◆ **Work order**
Word for word, set down every line of the entries below from the line with "Answer: $-3377$" to the line with "Answer: 8308", including both, and no other line.

◆ **Excerpted data**
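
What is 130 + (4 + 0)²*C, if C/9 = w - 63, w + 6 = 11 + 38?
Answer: -2750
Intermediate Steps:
w = 43 (w = -6 + (11 + 38) = -6 + 49 = 43)
C = -180 (C = 9*(43 - 63) = 9*(-20) = -180)
130 + (4 + 0)²*C = 130 + (4 + 0)²*(-180) = 130 + 4²*(-180) = 130 + 16*(-180) = 130 - 2880 = -2750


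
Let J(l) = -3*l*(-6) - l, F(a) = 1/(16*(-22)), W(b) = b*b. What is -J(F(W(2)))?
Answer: 17/352 ≈ 0.048295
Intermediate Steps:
W(b) = b²
F(a) = -1/352 (F(a) = (1/16)*(-1/22) = -1/352)
J(l) = 17*l (J(l) = 18*l - l = 17*l)
-J(F(W(2))) = -17*(-1)/352 = -1*(-17/352) = 17/352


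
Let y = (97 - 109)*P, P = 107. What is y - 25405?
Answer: -26689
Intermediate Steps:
y = -1284 (y = (97 - 109)*107 = -12*107 = -1284)
y - 25405 = -1284 - 25405 = -26689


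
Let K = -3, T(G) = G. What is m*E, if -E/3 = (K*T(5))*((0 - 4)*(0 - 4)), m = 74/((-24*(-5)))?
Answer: 444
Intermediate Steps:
m = 37/60 (m = 74/120 = 74*(1/120) = 37/60 ≈ 0.61667)
E = 720 (E = -3*(-3*5)*(0 - 4)*(0 - 4) = -(-45)*(-4*(-4)) = -(-45)*16 = -3*(-240) = 720)
m*E = (37/60)*720 = 444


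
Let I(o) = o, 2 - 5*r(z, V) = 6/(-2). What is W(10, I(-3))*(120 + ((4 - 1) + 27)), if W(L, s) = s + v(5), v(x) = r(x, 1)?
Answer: -300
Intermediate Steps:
r(z, V) = 1 (r(z, V) = ⅖ - 6/(5*(-2)) = ⅖ - 6*(-1)/(5*2) = ⅖ - ⅕*(-3) = ⅖ + ⅗ = 1)
v(x) = 1
W(L, s) = 1 + s (W(L, s) = s + 1 = 1 + s)
W(10, I(-3))*(120 + ((4 - 1) + 27)) = (1 - 3)*(120 + ((4 - 1) + 27)) = -2*(120 + (3 + 27)) = -2*(120 + 30) = -2*150 = -300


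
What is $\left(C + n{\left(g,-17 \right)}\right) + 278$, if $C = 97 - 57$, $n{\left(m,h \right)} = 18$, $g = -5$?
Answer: $336$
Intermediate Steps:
$C = 40$ ($C = 97 - 57 = 40$)
$\left(C + n{\left(g,-17 \right)}\right) + 278 = \left(40 + 18\right) + 278 = 58 + 278 = 336$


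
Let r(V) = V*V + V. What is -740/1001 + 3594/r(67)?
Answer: 113077/2280278 ≈ 0.049589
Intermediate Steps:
r(V) = V + V**2 (r(V) = V**2 + V = V + V**2)
-740/1001 + 3594/r(67) = -740/1001 + 3594/((67*(1 + 67))) = -740*1/1001 + 3594/((67*68)) = -740/1001 + 3594/4556 = -740/1001 + 3594*(1/4556) = -740/1001 + 1797/2278 = 113077/2280278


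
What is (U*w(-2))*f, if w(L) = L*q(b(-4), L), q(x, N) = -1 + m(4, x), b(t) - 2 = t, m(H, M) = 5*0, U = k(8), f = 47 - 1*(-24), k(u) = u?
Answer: 1136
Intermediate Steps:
f = 71 (f = 47 + 24 = 71)
U = 8
m(H, M) = 0
b(t) = 2 + t
q(x, N) = -1 (q(x, N) = -1 + 0 = -1)
w(L) = -L (w(L) = L*(-1) = -L)
(U*w(-2))*f = (8*(-1*(-2)))*71 = (8*2)*71 = 16*71 = 1136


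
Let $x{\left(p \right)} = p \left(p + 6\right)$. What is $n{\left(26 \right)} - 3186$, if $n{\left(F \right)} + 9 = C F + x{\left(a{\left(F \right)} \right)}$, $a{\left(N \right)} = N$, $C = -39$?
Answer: $-3377$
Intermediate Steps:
$x{\left(p \right)} = p \left(6 + p\right)$
$n{\left(F \right)} = -9 - 39 F + F \left(6 + F\right)$ ($n{\left(F \right)} = -9 + \left(- 39 F + F \left(6 + F\right)\right) = -9 - 39 F + F \left(6 + F\right)$)
$n{\left(26 \right)} - 3186 = \left(-9 + 26^{2} - 858\right) - 3186 = \left(-9 + 676 - 858\right) - 3186 = -191 - 3186 = -3377$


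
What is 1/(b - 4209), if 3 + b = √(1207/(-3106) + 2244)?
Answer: -13082472/55096403407 - 17*√74894978/55096403407 ≈ -0.00024012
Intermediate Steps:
b = -3 + 17*√74894978/3106 (b = -3 + √(1207/(-3106) + 2244) = -3 + √(1207*(-1/3106) + 2244) = -3 + √(-1207/3106 + 2244) = -3 + √(6968657/3106) = -3 + 17*√74894978/3106 ≈ 44.367)
1/(b - 4209) = 1/((-3 + 17*√74894978/3106) - 4209) = 1/(-4212 + 17*√74894978/3106)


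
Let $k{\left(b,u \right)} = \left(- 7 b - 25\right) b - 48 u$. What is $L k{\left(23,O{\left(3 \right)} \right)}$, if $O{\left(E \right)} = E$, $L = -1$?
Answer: $4422$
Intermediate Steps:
$k{\left(b,u \right)} = - 48 u + b \left(-25 - 7 b\right)$ ($k{\left(b,u \right)} = \left(-25 - 7 b\right) b - 48 u = b \left(-25 - 7 b\right) - 48 u = - 48 u + b \left(-25 - 7 b\right)$)
$L k{\left(23,O{\left(3 \right)} \right)} = - (\left(-48\right) 3 - 575 - 7 \cdot 23^{2}) = - (-144 - 575 - 3703) = \left(-1\right) \left(-4422\right) = 4422$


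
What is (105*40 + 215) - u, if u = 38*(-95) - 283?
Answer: 8308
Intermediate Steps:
u = -3893 (u = -3610 - 283 = -3893)
(105*40 + 215) - u = (105*40 + 215) - 1*(-3893) = (4200 + 215) + 3893 = 4415 + 3893 = 8308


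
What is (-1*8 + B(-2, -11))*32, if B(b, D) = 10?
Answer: 64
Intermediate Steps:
(-1*8 + B(-2, -11))*32 = (-1*8 + 10)*32 = (-8 + 10)*32 = 2*32 = 64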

◆ **Answer box**
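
Answer: $-3377$
Intermediate Steps:
$x{\left(p \right)} = p \left(6 + p\right)$
$n{\left(F \right)} = -9 - 39 F + F \left(6 + F\right)$ ($n{\left(F \right)} = -9 + \left(- 39 F + F \left(6 + F\right)\right) = -9 - 39 F + F \left(6 + F\right)$)
$n{\left(26 \right)} - 3186 = \left(-9 + 26^{2} - 858\right) - 3186 = \left(-9 + 676 - 858\right) - 3186 = -191 - 3186 = -3377$


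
What is 1/(b - 4209), if 3 + b = √(1207/(-3106) + 2244)?
Answer: -13082472/55096403407 - 17*√74894978/55096403407 ≈ -0.00024012
Intermediate Steps:
b = -3 + 17*√74894978/3106 (b = -3 + √(1207/(-3106) + 2244) = -3 + √(1207*(-1/3106) + 2244) = -3 + √(-1207/3106 + 2244) = -3 + √(6968657/3106) = -3 + 17*√74894978/3106 ≈ 44.367)
1/(b - 4209) = 1/((-3 + 17*√74894978/3106) - 4209) = 1/(-4212 + 17*√74894978/3106)


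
Let $k{\left(b,u \right)} = \left(- 7 b - 25\right) b - 48 u$. What is $L k{\left(23,O{\left(3 \right)} \right)}$, if $O{\left(E \right)} = E$, $L = -1$?
Answer: $4422$
Intermediate Steps:
$k{\left(b,u \right)} = - 48 u + b \left(-25 - 7 b\right)$ ($k{\left(b,u \right)} = \left(-25 - 7 b\right) b - 48 u = b \left(-25 - 7 b\right) - 48 u = - 48 u + b \left(-25 - 7 b\right)$)
$L k{\left(23,O{\left(3 \right)} \right)} = - (\left(-48\right) 3 - 575 - 7 \cdot 23^{2}) = - (-144 - 575 - 3703) = \left(-1\right) \left(-4422\right) = 4422$


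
What is (105*40 + 215) - u, if u = 38*(-95) - 283?
Answer: 8308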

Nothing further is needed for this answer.